Supplied records ->
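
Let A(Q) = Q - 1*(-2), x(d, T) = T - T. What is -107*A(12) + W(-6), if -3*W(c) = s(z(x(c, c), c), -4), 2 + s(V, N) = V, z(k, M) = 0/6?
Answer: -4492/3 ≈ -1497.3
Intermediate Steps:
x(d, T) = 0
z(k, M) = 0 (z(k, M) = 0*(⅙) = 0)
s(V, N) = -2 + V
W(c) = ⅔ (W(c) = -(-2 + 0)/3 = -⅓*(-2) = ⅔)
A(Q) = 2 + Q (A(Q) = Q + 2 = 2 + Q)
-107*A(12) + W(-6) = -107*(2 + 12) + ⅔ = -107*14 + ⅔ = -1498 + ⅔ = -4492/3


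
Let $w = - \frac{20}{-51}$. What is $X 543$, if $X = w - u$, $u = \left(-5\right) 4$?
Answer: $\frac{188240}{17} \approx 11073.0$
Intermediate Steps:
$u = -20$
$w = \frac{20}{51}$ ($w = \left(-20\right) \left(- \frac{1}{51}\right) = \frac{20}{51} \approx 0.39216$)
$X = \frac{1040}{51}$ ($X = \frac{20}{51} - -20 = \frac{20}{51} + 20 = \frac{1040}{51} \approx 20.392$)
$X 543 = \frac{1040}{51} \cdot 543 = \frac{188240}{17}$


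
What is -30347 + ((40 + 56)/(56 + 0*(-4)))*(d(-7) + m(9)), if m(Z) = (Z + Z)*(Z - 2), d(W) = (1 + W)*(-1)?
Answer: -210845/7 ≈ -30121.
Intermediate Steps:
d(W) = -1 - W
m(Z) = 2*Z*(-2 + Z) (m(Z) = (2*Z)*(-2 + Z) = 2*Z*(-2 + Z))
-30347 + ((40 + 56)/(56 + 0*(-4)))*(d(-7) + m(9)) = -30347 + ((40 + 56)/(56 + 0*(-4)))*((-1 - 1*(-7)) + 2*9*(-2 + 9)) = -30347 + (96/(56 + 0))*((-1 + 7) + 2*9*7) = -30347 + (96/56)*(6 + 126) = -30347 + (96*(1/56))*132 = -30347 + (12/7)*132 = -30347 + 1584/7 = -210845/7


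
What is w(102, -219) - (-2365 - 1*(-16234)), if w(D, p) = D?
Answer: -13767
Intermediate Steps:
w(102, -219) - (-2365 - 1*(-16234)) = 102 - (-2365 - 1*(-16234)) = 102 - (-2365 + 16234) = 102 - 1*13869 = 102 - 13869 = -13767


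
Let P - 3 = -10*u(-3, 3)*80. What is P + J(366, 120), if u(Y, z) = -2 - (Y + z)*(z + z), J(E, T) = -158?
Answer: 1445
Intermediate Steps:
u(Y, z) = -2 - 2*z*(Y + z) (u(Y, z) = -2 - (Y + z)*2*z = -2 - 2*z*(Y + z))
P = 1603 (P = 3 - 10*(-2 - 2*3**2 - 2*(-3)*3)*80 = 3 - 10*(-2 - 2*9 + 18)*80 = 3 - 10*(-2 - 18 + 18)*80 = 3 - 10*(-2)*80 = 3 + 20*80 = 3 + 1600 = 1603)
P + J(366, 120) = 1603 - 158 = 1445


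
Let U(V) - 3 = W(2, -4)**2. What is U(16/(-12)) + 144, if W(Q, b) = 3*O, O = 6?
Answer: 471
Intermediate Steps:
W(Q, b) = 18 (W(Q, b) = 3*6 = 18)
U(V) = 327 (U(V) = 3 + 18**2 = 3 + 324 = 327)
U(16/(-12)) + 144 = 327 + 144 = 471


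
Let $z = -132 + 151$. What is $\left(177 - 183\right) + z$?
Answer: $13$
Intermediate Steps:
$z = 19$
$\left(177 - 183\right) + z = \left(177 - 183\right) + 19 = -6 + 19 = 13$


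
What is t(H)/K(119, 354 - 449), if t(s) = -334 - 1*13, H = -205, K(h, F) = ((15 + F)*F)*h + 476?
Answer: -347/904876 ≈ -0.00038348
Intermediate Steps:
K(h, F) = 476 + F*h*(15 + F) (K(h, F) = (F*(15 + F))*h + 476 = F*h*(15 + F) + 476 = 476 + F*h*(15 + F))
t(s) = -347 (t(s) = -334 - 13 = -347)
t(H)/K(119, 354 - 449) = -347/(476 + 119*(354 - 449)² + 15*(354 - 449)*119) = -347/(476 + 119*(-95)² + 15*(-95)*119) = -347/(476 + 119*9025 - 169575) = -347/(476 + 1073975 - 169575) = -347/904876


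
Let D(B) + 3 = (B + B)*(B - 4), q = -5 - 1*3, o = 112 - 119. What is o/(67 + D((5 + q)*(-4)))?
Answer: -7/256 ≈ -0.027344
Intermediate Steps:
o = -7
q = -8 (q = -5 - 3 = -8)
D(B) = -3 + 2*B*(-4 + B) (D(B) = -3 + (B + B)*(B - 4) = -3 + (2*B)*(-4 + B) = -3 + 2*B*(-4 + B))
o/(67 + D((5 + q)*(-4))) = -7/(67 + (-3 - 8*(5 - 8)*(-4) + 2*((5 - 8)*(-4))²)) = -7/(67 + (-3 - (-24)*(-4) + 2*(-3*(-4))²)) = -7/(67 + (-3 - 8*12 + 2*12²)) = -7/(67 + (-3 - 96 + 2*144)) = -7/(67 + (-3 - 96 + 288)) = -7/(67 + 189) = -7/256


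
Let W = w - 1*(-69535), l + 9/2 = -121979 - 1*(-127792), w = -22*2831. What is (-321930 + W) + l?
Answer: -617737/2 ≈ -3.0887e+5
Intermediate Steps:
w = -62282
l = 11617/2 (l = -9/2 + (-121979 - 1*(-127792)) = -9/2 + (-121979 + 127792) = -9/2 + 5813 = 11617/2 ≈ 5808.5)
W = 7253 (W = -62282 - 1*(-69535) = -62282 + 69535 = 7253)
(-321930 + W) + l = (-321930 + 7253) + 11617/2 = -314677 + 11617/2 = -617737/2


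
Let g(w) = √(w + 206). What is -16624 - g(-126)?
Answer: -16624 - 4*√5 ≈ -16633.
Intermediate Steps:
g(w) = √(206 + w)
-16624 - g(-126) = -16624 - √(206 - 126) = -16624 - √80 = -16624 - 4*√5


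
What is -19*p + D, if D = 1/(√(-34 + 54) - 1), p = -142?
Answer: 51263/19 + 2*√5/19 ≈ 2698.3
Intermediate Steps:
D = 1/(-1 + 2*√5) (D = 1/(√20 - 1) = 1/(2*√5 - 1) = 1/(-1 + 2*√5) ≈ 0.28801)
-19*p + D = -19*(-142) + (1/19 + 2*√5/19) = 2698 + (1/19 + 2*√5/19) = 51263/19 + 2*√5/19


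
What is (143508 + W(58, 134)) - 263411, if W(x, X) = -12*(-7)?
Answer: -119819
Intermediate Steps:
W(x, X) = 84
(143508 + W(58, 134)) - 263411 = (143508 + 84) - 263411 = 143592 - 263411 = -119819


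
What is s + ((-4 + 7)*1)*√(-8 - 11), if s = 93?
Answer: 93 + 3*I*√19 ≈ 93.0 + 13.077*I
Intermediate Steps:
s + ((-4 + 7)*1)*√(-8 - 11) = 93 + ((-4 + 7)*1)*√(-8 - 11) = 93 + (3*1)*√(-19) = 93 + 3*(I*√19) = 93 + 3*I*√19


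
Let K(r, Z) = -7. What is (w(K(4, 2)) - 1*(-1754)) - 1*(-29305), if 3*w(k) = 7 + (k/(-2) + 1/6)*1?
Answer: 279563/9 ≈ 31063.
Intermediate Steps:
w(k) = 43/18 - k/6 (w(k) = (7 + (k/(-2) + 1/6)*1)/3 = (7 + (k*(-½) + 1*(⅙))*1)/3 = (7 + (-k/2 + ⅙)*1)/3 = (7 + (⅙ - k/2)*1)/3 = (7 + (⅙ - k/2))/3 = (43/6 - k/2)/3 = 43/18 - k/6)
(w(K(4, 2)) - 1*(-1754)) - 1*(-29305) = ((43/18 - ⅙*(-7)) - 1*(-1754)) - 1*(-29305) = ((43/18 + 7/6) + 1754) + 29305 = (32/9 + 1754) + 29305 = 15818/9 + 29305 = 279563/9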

Exercise -> Could you return exactly the lines above from the line with "Answer: 51263/19 + 2*√5/19 ≈ 2698.3" to the line with "Answer: 279563/9 ≈ 31063.", both included, and nothing else?

Solution to this task ->
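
Answer: 51263/19 + 2*√5/19 ≈ 2698.3
Intermediate Steps:
D = 1/(-1 + 2*√5) (D = 1/(√20 - 1) = 1/(2*√5 - 1) = 1/(-1 + 2*√5) ≈ 0.28801)
-19*p + D = -19*(-142) + (1/19 + 2*√5/19) = 2698 + (1/19 + 2*√5/19) = 51263/19 + 2*√5/19


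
What is (143508 + W(58, 134)) - 263411, if W(x, X) = -12*(-7)?
Answer: -119819
Intermediate Steps:
W(x, X) = 84
(143508 + W(58, 134)) - 263411 = (143508 + 84) - 263411 = 143592 - 263411 = -119819


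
What is s + ((-4 + 7)*1)*√(-8 - 11), if s = 93?
Answer: 93 + 3*I*√19 ≈ 93.0 + 13.077*I
Intermediate Steps:
s + ((-4 + 7)*1)*√(-8 - 11) = 93 + ((-4 + 7)*1)*√(-8 - 11) = 93 + (3*1)*√(-19) = 93 + 3*(I*√19) = 93 + 3*I*√19


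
Let K(r, Z) = -7. What is (w(K(4, 2)) - 1*(-1754)) - 1*(-29305), if 3*w(k) = 7 + (k/(-2) + 1/6)*1?
Answer: 279563/9 ≈ 31063.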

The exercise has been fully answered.